┌──

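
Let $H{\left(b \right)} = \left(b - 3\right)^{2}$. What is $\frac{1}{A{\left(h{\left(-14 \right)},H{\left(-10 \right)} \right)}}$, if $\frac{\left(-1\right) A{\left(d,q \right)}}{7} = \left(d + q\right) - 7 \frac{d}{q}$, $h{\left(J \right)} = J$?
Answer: $- \frac{169}{184051} \approx -0.00091822$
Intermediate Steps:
$H{\left(b \right)} = \left(-3 + b\right)^{2}$
$A{\left(d,q \right)} = - 7 d - 7 q + \frac{49 d}{q}$ ($A{\left(d,q \right)} = - 7 \left(\left(d + q\right) - 7 \frac{d}{q}\right) = - 7 \left(\left(d + q\right) - \frac{7 d}{q}\right) = - 7 \left(d + q - \frac{7 d}{q}\right) = - 7 d - 7 q + \frac{49 d}{q}$)
$\frac{1}{A{\left(h{\left(-14 \right)},H{\left(-10 \right)} \right)}} = \frac{1}{7 \frac{1}{\left(-3 - 10\right)^{2}} \left(7 \left(-14\right) - \left(-3 - 10\right)^{2} \left(-14 + \left(-3 - 10\right)^{2}\right)\right)} = \frac{1}{7 \frac{1}{\left(-13\right)^{2}} \left(-98 - \left(-13\right)^{2} \left(-14 + \left(-13\right)^{2}\right)\right)} = \frac{1}{7 \cdot \frac{1}{169} \left(-98 - 169 \left(-14 + 169\right)\right)} = \frac{1}{7 \cdot \frac{1}{169} \left(-98 - 169 \cdot 155\right)} = \frac{1}{7 \cdot \frac{1}{169} \left(-98 - 26195\right)} = \frac{1}{7 \cdot \frac{1}{169} \left(-26293\right)} = \frac{1}{- \frac{184051}{169}} = - \frac{169}{184051}$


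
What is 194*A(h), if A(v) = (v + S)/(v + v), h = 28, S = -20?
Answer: 194/7 ≈ 27.714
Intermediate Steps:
A(v) = (-20 + v)/(2*v) (A(v) = (v - 20)/(v + v) = (-20 + v)/((2*v)) = (-20 + v)*(1/(2*v)) = (-20 + v)/(2*v))
194*A(h) = 194*((1/2)*(-20 + 28)/28) = 194*((1/2)*(1/28)*8) = 194*(1/7) = 194/7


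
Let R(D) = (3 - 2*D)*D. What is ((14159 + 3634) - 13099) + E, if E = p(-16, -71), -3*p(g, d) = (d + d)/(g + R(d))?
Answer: 145199360/30933 ≈ 4694.0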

└──

Problem requirements:
Locate the lines above that hold the word "What". Show every one of them.

Completed task:
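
Let $H{\left(b \right)} = \left(b - 3\right)^{2}$. What is $\frac{1}{A{\left(h{\left(-14 \right)},H{\left(-10 \right)} \right)}}$, if $\frac{\left(-1\right) A{\left(d,q \right)}}{7} = \left(d + q\right) - 7 \frac{d}{q}$, $h{\left(J \right)} = J$?
What is 194*A(h), if A(v) = (v + S)/(v + v), h = 28, S = -20?
Let R(D) = (3 - 2*D)*D. What is ((14159 + 3634) - 13099) + E, if E = p(-16, -71), -3*p(g, d) = (d + d)/(g + R(d))?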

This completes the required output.